Work to complete -> Word for word, repeat all of the entries.
○ ○ ○ ○ ○ ○ ○
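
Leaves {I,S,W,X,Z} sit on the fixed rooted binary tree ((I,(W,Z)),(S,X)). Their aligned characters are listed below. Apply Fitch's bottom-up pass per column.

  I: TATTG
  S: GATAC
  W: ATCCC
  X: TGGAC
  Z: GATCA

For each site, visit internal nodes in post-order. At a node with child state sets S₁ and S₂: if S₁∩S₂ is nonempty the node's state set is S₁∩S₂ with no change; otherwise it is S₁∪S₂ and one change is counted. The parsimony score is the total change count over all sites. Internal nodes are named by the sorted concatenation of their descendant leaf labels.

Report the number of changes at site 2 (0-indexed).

WZ@0: {A} ∪ {G} = {A,G} (union, +1)
IWZ@0: {T} ∪ {A,G} = {A,G,T} (union, +1)
SX@0: {G} ∪ {T} = {G,T} (union, +1)
ISWXZ@0: {A,G,T} ∩ {G,T} = {G,T} (intersection, +0)
WZ@1: {T} ∪ {A} = {A,T} (union, +1)
IWZ@1: {A} ∩ {A,T} = {A} (intersection, +0)
SX@1: {A} ∪ {G} = {A,G} (union, +1)
ISWXZ@1: {A} ∩ {A,G} = {A} (intersection, +0)
WZ@2: {C} ∪ {T} = {C,T} (union, +1)
IWZ@2: {T} ∩ {C,T} = {T} (intersection, +0)
SX@2: {T} ∪ {G} = {G,T} (union, +1)
ISWXZ@2: {T} ∩ {G,T} = {T} (intersection, +0)
WZ@3: {C} ∩ {C} = {C} (intersection, +0)
IWZ@3: {T} ∪ {C} = {C,T} (union, +1)
SX@3: {A} ∩ {A} = {A} (intersection, +0)
ISWXZ@3: {C,T} ∪ {A} = {A,C,T} (union, +1)
WZ@4: {C} ∪ {A} = {A,C} (union, +1)
IWZ@4: {G} ∪ {A,C} = {A,C,G} (union, +1)
SX@4: {C} ∩ {C} = {C} (intersection, +0)
ISWXZ@4: {A,C,G} ∩ {C} = {C} (intersection, +0)
per-site changes: [3, 2, 2, 2, 2]; total = 11

2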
○ ○ ○ ○ ○ ○ ○
Answer section ->
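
Leaves {I,S,W,X,Z} sit on the fixed rooted binary tree ((I,(W,Z)),(S,X)). Their aligned characters are listed below. Apply Fitch's bottom-up pass per column.

  I: TATTG
  S: GATAC
  W: ATCCC
  X: TGGAC
  Z: GATCA

For each site, visit internal nodes in post-order. At a node with child state sets S₁ and S₂: if S₁∩S₂ is nonempty the node's state set is S₁∩S₂ with no change; otherwise it is S₁∪S₂ and one change is counted. The parsimony score is the total change count over all sites. Internal nodes are named by the sorted concatenation of their descendant leaf labels.

Report the number of changes at site 2 (0-indexed).

WZ@0: {A} ∪ {G} = {A,G} (union, +1)
IWZ@0: {T} ∪ {A,G} = {A,G,T} (union, +1)
SX@0: {G} ∪ {T} = {G,T} (union, +1)
ISWXZ@0: {A,G,T} ∩ {G,T} = {G,T} (intersection, +0)
WZ@1: {T} ∪ {A} = {A,T} (union, +1)
IWZ@1: {A} ∩ {A,T} = {A} (intersection, +0)
SX@1: {A} ∪ {G} = {A,G} (union, +1)
ISWXZ@1: {A} ∩ {A,G} = {A} (intersection, +0)
WZ@2: {C} ∪ {T} = {C,T} (union, +1)
IWZ@2: {T} ∩ {C,T} = {T} (intersection, +0)
SX@2: {T} ∪ {G} = {G,T} (union, +1)
ISWXZ@2: {T} ∩ {G,T} = {T} (intersection, +0)
WZ@3: {C} ∩ {C} = {C} (intersection, +0)
IWZ@3: {T} ∪ {C} = {C,T} (union, +1)
SX@3: {A} ∩ {A} = {A} (intersection, +0)
ISWXZ@3: {C,T} ∪ {A} = {A,C,T} (union, +1)
WZ@4: {C} ∪ {A} = {A,C} (union, +1)
IWZ@4: {G} ∪ {A,C} = {A,C,G} (union, +1)
SX@4: {C} ∩ {C} = {C} (intersection, +0)
ISWXZ@4: {A,C,G} ∩ {C} = {C} (intersection, +0)
per-site changes: [3, 2, 2, 2, 2]; total = 11

2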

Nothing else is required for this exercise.